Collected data
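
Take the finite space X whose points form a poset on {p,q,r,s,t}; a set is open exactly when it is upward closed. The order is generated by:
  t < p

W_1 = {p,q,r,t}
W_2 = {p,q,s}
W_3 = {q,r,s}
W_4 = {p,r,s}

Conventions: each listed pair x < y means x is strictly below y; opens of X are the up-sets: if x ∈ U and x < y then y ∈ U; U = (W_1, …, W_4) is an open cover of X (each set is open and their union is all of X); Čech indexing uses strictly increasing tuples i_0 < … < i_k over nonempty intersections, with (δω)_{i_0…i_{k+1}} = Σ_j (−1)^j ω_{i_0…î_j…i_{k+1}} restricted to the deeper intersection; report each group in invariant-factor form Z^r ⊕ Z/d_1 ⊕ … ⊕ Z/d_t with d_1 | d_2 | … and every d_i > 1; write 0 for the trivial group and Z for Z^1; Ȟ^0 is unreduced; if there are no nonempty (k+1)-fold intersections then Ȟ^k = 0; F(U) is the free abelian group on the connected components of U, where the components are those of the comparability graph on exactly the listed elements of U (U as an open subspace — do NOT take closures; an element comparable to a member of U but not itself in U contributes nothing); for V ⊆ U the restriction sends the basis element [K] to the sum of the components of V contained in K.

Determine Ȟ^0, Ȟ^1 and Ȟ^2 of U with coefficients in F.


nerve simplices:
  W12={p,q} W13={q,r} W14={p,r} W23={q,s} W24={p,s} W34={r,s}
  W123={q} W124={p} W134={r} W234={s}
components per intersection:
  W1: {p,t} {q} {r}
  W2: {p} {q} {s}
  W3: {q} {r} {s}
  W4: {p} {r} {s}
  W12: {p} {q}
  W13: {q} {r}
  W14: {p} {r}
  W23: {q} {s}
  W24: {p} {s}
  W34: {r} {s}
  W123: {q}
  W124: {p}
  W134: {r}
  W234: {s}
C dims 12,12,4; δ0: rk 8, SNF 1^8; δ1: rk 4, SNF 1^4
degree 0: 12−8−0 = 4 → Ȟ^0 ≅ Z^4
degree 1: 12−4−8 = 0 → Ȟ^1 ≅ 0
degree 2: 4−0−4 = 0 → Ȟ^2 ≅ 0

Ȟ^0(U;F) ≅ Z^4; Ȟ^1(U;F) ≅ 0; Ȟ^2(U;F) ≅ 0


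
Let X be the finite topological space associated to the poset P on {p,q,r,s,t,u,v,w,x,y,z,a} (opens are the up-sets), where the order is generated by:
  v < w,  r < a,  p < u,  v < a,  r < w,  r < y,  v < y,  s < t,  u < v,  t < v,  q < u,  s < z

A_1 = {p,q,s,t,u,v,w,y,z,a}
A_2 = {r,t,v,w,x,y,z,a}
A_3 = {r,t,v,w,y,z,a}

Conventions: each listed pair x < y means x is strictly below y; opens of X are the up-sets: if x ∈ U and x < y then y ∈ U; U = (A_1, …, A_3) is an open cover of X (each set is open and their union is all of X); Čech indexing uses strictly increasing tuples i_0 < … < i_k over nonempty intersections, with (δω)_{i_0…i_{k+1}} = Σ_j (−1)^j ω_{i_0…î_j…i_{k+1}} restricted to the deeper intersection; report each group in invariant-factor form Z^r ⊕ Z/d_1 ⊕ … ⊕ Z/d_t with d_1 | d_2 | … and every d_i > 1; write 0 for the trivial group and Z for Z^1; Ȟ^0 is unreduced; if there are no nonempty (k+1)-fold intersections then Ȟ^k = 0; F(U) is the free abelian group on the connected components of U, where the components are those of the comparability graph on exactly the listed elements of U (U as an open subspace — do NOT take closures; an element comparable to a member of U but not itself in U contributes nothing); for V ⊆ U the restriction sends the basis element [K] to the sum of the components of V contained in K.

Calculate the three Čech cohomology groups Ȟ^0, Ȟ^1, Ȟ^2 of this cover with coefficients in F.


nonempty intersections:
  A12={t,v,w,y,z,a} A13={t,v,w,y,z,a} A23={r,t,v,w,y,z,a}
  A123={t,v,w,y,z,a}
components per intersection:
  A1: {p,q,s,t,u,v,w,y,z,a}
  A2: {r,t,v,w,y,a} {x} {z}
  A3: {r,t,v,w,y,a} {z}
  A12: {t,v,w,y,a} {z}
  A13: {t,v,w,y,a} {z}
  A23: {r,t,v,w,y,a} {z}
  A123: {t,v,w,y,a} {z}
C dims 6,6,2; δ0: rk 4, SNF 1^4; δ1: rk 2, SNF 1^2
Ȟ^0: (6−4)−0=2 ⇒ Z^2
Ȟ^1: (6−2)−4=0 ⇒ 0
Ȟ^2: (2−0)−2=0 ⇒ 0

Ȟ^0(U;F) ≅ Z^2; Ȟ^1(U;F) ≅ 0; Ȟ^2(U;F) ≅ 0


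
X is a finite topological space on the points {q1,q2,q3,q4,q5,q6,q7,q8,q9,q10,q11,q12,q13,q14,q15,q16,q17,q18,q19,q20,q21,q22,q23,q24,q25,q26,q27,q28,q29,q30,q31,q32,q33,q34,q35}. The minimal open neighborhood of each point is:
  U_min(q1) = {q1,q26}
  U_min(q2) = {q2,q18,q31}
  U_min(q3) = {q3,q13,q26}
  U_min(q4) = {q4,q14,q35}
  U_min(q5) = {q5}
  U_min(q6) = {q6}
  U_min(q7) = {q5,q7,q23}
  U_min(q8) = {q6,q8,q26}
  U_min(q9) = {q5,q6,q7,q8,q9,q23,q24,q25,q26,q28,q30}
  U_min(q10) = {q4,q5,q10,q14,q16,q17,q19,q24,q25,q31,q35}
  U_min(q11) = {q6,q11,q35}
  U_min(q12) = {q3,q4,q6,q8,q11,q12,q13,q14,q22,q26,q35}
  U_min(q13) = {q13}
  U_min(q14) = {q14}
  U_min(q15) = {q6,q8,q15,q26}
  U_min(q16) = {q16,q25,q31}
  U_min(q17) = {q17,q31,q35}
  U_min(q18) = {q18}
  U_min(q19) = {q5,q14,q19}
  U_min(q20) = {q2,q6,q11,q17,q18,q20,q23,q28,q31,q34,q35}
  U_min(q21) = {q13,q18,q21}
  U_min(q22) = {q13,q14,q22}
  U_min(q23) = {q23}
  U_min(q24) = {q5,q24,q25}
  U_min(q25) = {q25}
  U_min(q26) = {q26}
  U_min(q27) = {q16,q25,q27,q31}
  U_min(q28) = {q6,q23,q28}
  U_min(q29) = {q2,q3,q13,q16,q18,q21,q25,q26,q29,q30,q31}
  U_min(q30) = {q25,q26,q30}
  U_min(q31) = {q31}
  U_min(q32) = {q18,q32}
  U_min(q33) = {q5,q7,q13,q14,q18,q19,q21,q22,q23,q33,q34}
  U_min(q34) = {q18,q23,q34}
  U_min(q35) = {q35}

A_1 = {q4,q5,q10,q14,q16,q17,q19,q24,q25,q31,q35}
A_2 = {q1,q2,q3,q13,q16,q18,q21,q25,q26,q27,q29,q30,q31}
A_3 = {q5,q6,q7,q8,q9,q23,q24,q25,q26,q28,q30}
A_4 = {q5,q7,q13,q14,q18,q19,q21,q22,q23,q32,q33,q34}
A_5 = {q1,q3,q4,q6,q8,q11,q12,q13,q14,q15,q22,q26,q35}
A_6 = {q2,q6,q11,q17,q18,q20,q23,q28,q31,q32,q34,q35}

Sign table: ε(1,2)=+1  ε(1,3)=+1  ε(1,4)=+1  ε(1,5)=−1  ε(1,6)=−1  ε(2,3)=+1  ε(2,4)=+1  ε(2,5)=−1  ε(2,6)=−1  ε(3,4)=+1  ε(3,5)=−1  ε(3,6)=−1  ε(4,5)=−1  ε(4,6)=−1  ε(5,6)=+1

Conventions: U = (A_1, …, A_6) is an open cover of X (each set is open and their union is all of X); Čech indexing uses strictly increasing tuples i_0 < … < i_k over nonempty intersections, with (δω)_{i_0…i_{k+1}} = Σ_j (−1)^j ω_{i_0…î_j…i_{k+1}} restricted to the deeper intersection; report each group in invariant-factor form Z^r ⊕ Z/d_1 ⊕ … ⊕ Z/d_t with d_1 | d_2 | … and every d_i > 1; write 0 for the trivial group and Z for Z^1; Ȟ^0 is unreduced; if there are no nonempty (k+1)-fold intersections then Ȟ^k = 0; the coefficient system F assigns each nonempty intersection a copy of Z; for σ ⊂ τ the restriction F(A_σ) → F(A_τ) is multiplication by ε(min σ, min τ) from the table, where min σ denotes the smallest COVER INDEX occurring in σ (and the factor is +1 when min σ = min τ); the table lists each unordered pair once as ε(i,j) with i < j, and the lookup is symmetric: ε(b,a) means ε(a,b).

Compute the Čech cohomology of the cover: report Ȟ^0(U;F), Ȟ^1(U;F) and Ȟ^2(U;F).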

INSTRUCTIONS TO FOLLOW:
Using the entries above, copy out all lines that contain the string "generated".

TASK RESPONSE:
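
Take the finite space X whose points form a poset on {p,q,r,s,t}; a set is open exactly when it is upward closed. The order is generated by:
Let X be the finite topological space associated to the poset P on {p,q,r,s,t,u,v,w,x,y,z,a} (opens are the up-sets), where the order is generated by: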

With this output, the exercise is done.